Problem details. Every line from the one with "2) if the facility" to the one with "square footage: 237", including those two, is to be copied exactly; all other lines of the entries below are left out.

Data under study.
+++

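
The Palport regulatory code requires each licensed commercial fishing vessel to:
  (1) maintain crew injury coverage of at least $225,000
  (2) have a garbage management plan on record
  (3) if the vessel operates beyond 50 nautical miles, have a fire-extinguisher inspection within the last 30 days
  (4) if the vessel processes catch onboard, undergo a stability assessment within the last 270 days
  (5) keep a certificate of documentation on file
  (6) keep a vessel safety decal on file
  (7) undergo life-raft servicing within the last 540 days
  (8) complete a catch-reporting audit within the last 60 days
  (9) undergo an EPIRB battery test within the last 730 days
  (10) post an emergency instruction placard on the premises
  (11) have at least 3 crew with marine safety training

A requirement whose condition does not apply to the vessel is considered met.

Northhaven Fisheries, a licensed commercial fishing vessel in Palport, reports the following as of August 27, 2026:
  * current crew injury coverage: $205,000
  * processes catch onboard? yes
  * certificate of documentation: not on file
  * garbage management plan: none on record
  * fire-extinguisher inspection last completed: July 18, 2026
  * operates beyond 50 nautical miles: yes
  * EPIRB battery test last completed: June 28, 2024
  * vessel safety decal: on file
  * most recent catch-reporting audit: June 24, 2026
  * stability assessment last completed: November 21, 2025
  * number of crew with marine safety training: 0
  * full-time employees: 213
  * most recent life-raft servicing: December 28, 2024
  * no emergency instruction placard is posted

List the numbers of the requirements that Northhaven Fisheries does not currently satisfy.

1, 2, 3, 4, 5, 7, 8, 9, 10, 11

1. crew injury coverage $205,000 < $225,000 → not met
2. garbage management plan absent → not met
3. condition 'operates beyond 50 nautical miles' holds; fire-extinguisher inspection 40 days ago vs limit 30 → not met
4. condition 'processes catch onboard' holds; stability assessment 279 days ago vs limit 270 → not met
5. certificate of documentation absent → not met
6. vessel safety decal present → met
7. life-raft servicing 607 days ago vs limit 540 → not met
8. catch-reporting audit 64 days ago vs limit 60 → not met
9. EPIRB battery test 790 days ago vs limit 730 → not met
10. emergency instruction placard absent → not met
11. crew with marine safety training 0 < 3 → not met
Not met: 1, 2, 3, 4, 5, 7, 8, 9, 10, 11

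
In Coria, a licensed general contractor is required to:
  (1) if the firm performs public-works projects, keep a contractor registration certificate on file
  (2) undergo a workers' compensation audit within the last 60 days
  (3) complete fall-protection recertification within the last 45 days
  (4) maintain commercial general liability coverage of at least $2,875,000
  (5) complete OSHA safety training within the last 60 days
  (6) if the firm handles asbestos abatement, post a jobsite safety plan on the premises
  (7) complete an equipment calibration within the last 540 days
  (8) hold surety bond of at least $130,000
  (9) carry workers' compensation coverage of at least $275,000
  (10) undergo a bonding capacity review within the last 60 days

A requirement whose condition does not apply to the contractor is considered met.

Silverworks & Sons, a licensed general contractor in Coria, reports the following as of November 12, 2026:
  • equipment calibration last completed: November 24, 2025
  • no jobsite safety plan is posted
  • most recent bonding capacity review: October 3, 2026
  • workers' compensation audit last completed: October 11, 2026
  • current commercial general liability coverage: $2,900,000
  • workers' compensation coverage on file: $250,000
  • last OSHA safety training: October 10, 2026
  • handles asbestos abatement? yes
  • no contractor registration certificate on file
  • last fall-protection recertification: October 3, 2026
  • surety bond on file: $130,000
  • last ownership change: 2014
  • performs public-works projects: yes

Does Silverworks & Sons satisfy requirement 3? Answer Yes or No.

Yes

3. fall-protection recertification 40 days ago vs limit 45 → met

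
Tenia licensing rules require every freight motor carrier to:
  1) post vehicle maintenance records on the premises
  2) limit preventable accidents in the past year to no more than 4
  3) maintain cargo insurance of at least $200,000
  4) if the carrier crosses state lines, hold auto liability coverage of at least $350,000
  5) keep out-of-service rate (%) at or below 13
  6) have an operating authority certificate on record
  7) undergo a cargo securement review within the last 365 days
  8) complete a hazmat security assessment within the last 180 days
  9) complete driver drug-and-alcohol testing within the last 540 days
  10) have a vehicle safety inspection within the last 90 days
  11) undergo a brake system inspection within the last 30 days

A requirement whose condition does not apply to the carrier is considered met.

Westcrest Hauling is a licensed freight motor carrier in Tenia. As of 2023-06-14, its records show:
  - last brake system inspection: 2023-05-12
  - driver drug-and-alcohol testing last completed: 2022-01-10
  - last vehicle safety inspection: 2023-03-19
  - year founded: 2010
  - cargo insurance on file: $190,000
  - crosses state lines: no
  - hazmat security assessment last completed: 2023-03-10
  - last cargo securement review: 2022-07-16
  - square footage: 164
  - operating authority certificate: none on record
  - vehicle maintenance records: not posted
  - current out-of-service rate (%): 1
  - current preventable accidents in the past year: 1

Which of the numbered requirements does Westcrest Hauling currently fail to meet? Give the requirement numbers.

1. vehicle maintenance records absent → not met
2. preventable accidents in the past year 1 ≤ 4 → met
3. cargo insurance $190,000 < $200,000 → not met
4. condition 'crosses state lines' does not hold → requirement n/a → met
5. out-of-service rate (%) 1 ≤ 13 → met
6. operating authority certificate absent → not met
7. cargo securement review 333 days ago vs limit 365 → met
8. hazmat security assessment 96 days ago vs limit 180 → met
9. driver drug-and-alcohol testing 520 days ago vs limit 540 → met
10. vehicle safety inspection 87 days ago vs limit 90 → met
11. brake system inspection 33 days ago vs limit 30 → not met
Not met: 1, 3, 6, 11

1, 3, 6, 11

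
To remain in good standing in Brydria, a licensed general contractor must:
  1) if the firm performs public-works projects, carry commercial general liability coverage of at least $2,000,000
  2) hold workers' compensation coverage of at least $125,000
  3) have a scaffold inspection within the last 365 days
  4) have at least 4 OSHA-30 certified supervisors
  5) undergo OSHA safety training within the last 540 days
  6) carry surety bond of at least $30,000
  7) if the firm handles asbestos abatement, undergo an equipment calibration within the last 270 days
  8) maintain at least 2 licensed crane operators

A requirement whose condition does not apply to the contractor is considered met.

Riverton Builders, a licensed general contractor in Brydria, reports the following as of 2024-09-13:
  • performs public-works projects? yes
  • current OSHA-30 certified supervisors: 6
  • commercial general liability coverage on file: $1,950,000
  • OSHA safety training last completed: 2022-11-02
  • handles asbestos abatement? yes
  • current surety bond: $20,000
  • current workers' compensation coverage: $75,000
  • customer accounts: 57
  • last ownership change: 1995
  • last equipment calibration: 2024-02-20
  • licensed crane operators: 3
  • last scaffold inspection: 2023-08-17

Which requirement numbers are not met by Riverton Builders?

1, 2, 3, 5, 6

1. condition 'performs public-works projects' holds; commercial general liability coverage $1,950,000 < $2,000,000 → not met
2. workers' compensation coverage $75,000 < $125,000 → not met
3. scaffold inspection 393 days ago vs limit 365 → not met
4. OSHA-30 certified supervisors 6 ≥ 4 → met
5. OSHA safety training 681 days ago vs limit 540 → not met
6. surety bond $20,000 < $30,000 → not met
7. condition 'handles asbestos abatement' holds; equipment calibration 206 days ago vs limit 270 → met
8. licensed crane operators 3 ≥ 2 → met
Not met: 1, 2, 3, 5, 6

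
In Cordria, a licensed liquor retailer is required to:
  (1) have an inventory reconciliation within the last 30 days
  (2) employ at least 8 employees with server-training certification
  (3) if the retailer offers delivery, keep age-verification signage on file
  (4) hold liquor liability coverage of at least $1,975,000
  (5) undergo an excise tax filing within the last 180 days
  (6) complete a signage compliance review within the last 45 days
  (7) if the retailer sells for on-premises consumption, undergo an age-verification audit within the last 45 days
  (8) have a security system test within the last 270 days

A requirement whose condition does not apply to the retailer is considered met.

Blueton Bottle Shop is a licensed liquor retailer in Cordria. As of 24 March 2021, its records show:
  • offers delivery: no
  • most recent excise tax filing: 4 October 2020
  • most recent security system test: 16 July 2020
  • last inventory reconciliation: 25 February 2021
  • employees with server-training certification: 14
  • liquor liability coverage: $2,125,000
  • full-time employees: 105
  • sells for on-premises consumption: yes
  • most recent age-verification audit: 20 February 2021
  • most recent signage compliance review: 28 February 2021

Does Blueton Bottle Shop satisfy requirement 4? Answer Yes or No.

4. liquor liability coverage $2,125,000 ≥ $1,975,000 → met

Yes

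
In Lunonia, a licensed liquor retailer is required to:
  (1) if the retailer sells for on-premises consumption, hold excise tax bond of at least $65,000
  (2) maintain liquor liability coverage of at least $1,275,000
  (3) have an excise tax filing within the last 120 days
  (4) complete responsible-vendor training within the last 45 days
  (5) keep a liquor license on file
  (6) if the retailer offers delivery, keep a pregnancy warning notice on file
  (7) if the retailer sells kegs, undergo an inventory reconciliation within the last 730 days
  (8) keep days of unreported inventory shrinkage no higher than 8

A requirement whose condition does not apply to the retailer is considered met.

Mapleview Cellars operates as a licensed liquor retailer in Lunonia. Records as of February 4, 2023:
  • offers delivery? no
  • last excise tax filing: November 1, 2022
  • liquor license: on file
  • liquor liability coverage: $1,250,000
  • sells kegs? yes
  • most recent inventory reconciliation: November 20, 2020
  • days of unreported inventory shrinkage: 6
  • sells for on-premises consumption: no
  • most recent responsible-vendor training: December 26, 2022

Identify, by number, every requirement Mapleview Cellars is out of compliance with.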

+++

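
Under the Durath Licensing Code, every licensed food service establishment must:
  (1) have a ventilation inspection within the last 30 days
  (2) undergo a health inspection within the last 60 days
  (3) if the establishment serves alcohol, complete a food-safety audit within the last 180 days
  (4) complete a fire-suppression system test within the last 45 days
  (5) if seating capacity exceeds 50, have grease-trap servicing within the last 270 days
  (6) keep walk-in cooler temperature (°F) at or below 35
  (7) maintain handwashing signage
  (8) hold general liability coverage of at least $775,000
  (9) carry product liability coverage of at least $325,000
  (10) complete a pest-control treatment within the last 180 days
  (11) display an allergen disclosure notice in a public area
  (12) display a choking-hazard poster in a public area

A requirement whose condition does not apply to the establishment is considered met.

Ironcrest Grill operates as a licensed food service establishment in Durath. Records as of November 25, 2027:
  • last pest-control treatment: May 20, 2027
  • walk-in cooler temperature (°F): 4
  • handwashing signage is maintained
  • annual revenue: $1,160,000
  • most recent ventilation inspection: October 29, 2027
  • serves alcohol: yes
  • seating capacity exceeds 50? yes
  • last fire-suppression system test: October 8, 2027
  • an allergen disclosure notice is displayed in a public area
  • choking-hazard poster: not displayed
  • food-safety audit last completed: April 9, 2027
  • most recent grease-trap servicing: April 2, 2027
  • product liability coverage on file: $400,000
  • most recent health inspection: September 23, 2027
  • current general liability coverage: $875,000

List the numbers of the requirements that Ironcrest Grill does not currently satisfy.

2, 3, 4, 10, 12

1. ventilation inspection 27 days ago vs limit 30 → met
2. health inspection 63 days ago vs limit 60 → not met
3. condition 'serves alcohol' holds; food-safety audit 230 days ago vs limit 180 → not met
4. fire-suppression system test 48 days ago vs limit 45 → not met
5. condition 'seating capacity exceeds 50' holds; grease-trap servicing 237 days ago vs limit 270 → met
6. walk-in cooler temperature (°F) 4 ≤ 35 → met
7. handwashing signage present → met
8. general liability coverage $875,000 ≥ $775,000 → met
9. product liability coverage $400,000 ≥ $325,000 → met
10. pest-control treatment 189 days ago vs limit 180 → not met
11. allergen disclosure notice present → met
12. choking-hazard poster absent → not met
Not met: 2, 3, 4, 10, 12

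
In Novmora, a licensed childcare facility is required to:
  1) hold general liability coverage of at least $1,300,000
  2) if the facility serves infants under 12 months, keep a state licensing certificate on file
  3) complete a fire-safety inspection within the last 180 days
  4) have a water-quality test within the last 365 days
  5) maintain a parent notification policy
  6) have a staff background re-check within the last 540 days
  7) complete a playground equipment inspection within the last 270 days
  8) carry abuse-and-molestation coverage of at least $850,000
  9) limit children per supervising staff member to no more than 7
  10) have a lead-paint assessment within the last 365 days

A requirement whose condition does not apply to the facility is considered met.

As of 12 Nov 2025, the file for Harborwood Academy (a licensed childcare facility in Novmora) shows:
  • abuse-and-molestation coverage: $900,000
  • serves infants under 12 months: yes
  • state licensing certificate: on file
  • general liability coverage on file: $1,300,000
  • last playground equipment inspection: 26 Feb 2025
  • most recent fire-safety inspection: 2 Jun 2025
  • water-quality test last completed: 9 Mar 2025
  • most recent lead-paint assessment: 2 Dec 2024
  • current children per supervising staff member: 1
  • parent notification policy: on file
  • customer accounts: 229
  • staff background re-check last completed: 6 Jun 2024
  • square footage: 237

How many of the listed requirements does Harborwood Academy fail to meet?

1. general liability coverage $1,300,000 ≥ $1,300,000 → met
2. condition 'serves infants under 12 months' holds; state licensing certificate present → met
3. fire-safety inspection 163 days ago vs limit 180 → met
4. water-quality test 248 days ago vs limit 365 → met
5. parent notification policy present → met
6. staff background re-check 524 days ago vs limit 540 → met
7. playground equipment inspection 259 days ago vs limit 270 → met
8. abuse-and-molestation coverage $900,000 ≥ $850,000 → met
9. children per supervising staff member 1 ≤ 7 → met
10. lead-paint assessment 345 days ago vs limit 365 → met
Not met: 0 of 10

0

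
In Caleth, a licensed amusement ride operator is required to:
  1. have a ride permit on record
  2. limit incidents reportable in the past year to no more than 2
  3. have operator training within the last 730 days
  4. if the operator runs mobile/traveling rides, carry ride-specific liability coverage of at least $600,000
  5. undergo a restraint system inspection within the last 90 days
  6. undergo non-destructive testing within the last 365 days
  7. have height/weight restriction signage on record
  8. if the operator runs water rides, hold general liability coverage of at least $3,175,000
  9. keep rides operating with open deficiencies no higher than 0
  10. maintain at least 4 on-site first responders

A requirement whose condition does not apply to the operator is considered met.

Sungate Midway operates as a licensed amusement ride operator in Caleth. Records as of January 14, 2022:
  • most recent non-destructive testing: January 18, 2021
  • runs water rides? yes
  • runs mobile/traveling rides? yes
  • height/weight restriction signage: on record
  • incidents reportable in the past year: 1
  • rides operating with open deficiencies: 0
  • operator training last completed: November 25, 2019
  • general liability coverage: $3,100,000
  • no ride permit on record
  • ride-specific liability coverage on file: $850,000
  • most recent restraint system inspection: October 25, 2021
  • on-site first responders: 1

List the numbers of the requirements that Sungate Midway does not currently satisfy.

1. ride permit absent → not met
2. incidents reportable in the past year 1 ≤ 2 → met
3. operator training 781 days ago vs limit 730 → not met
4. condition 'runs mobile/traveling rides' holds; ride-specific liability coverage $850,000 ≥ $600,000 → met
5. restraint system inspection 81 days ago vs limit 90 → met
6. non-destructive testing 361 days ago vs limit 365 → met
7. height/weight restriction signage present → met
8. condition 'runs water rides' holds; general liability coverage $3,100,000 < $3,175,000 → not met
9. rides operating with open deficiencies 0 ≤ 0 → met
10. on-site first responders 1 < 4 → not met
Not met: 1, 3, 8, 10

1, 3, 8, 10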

+++

Task output.
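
  2) if the facility serves infants under 12 months, keep a state licensing certificate on file
  3) complete a fire-safety inspection within the last 180 days
  4) have a water-quality test within the last 365 days
  5) maintain a parent notification policy
  6) have a staff background re-check within the last 540 days
  7) complete a playground equipment inspection within the last 270 days
  8) carry abuse-and-molestation coverage of at least $850,000
  9) limit children per supervising staff member to no more than 7
  10) have a lead-paint assessment within the last 365 days

A requirement whose condition does not apply to the facility is considered met.

As of 12 Nov 2025, the file for Harborwood Academy (a licensed childcare facility in Novmora) shows:
  • abuse-and-molestation coverage: $900,000
  • serves infants under 12 months: yes
  • state licensing certificate: on file
  • general liability coverage on file: $1,300,000
  • last playground equipment inspection: 26 Feb 2025
  • most recent fire-safety inspection: 2 Jun 2025
  • water-quality test last completed: 9 Mar 2025
  • most recent lead-paint assessment: 2 Dec 2024
  • current children per supervising staff member: 1
  • parent notification policy: on file
  • customer accounts: 229
  • staff background re-check last completed: 6 Jun 2024
  • square footage: 237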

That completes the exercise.